Stored data entries
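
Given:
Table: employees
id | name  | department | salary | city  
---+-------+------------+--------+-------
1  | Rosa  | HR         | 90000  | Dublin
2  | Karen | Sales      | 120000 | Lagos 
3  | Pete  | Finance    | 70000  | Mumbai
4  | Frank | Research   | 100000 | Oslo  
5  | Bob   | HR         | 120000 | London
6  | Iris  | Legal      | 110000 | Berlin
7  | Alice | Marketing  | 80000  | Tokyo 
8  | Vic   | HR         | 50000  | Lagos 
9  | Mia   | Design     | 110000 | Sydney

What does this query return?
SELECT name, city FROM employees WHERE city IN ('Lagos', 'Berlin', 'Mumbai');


Filtering: city IN ('Lagos', 'Berlin', 'Mumbai')
Matching: 4 rows

4 rows:
Karen, Lagos
Pete, Mumbai
Iris, Berlin
Vic, Lagos


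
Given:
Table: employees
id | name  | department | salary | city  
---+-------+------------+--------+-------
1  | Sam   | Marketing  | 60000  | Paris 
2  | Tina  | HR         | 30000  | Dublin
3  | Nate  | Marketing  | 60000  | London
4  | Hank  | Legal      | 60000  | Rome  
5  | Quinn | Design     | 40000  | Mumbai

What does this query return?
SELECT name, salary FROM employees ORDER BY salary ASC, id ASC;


Sorting by salary ASC, then id ASC for ties

5 rows:
Tina, 30000
Quinn, 40000
Sam, 60000
Nate, 60000
Hank, 60000


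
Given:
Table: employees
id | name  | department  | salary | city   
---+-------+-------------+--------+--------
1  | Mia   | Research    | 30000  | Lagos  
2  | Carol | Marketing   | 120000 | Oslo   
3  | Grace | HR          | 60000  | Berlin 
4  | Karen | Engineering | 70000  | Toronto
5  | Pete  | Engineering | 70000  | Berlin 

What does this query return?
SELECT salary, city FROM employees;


Projecting columns: salary, city

5 rows:
30000, Lagos
120000, Oslo
60000, Berlin
70000, Toronto
70000, Berlin


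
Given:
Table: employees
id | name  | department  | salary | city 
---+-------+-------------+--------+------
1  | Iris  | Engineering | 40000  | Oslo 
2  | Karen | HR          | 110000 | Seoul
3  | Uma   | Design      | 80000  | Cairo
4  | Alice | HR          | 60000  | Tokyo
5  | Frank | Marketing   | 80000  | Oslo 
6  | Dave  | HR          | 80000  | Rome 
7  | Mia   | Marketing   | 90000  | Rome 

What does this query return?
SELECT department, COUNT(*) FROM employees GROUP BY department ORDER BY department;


Assigning each row to its department group:
  Iris -> Engineering
  Karen -> HR
  Uma -> Design
  Alice -> HR
  Frank -> Marketing
  Dave -> HR
  Mia -> Marketing


4 groups:
Design, 1
Engineering, 1
HR, 3
Marketing, 2


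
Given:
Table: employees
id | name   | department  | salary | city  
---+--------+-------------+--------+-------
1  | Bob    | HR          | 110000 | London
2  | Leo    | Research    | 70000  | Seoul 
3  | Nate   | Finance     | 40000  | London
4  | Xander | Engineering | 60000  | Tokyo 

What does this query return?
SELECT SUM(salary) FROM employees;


SUM(salary) = 110000 + 70000 + 40000 + 60000 = 280000

280000


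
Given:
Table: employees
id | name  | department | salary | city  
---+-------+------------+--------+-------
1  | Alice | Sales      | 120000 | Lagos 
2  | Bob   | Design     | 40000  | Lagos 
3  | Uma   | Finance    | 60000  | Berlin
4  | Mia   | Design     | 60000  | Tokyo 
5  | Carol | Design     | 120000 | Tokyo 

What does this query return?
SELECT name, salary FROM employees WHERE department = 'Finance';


Filtering: department = 'Finance'
Matching rows: 1

1 rows:
Uma, 60000


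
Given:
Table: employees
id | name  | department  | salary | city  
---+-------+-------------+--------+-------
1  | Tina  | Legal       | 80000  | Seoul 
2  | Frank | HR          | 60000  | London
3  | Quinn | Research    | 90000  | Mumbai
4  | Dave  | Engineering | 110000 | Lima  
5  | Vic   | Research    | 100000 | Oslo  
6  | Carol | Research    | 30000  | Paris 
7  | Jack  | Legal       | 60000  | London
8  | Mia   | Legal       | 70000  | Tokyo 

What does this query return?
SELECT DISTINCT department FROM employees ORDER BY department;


All 'department' values (row order): Legal, HR, Research, Engineering, Research, Research, Legal, Legal
Removing duplicates leaves 4 unique value(s).

4 values:
Engineering
HR
Legal
Research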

# HOW TO COMPLETE THIS TASK:
Output an exact copy of each record.

# ANSWER SPACE:
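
Given:
Table: employees
id | name  | department | salary | city  
---+-------+------------+--------+-------
1  | Rosa  | HR         | 90000  | Dublin
2  | Karen | Sales      | 120000 | Lagos 
3  | Pete  | Finance    | 70000  | Mumbai
4  | Frank | Research   | 100000 | Oslo  
5  | Bob   | HR         | 120000 | London
6  | Iris  | Legal      | 110000 | Berlin
7  | Alice | Marketing  | 80000  | Tokyo 
8  | Vic   | HR         | 50000  | Lagos 
9  | Mia   | Design     | 110000 | Sydney

What does this query return?
SELECT name, city FROM employees WHERE city IN ('Lagos', 'Berlin', 'Mumbai');


Filtering: city IN ('Lagos', 'Berlin', 'Mumbai')
Matching: 4 rows

4 rows:
Karen, Lagos
Pete, Mumbai
Iris, Berlin
Vic, Lagos


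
Given:
Table: employees
id | name  | department | salary | city  
---+-------+------------+--------+-------
1  | Sam   | Marketing  | 60000  | Paris 
2  | Tina  | HR         | 30000  | Dublin
3  | Nate  | Marketing  | 60000  | London
4  | Hank  | Legal      | 60000  | Rome  
5  | Quinn | Design     | 40000  | Mumbai

What does this query return?
SELECT name, salary FROM employees ORDER BY salary ASC, id ASC;


Sorting by salary ASC, then id ASC for ties

5 rows:
Tina, 30000
Quinn, 40000
Sam, 60000
Nate, 60000
Hank, 60000


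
Given:
Table: employees
id | name  | department  | salary | city   
---+-------+-------------+--------+--------
1  | Mia   | Research    | 30000  | Lagos  
2  | Carol | Marketing   | 120000 | Oslo   
3  | Grace | HR          | 60000  | Berlin 
4  | Karen | Engineering | 70000  | Toronto
5  | Pete  | Engineering | 70000  | Berlin 

What does this query return?
SELECT salary, city FROM employees;


Projecting columns: salary, city

5 rows:
30000, Lagos
120000, Oslo
60000, Berlin
70000, Toronto
70000, Berlin


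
Given:
Table: employees
id | name  | department  | salary | city 
---+-------+-------------+--------+------
1  | Iris  | Engineering | 40000  | Oslo 
2  | Karen | HR          | 110000 | Seoul
3  | Uma   | Design      | 80000  | Cairo
4  | Alice | HR          | 60000  | Tokyo
5  | Frank | Marketing   | 80000  | Oslo 
6  | Dave  | HR          | 80000  | Rome 
7  | Mia   | Marketing   | 90000  | Rome 

What does this query return?
SELECT department, COUNT(*) FROM employees GROUP BY department ORDER BY department;


Assigning each row to its department group:
  Iris -> Engineering
  Karen -> HR
  Uma -> Design
  Alice -> HR
  Frank -> Marketing
  Dave -> HR
  Mia -> Marketing


4 groups:
Design, 1
Engineering, 1
HR, 3
Marketing, 2


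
Given:
Table: employees
id | name   | department  | salary | city  
---+--------+-------------+--------+-------
1  | Bob    | HR          | 110000 | London
2  | Leo    | Research    | 70000  | Seoul 
3  | Nate   | Finance     | 40000  | London
4  | Xander | Engineering | 60000  | Tokyo 

What does this query return?
SELECT SUM(salary) FROM employees;


SUM(salary) = 110000 + 70000 + 40000 + 60000 = 280000

280000


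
Given:
Table: employees
id | name  | department | salary | city  
---+-------+------------+--------+-------
1  | Alice | Sales      | 120000 | Lagos 
2  | Bob   | Design     | 40000  | Lagos 
3  | Uma   | Finance    | 60000  | Berlin
4  | Mia   | Design     | 60000  | Tokyo 
5  | Carol | Design     | 120000 | Tokyo 

What does this query return?
SELECT name, salary FROM employees WHERE department = 'Finance';


Filtering: department = 'Finance'
Matching rows: 1

1 rows:
Uma, 60000


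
Given:
Table: employees
id | name  | department  | salary | city  
---+-------+-------------+--------+-------
1  | Tina  | Legal       | 80000  | Seoul 
2  | Frank | HR          | 60000  | London
3  | Quinn | Research    | 90000  | Mumbai
4  | Dave  | Engineering | 110000 | Lima  
5  | Vic   | Research    | 100000 | Oslo  
6  | Carol | Research    | 30000  | Paris 
7  | Jack  | Legal       | 60000  | London
8  | Mia   | Legal       | 70000  | Tokyo 

What does this query return?
SELECT DISTINCT department FROM employees ORDER BY department;


All 'department' values (row order): Legal, HR, Research, Engineering, Research, Research, Legal, Legal
Removing duplicates leaves 4 unique value(s).

4 values:
Engineering
HR
Legal
Research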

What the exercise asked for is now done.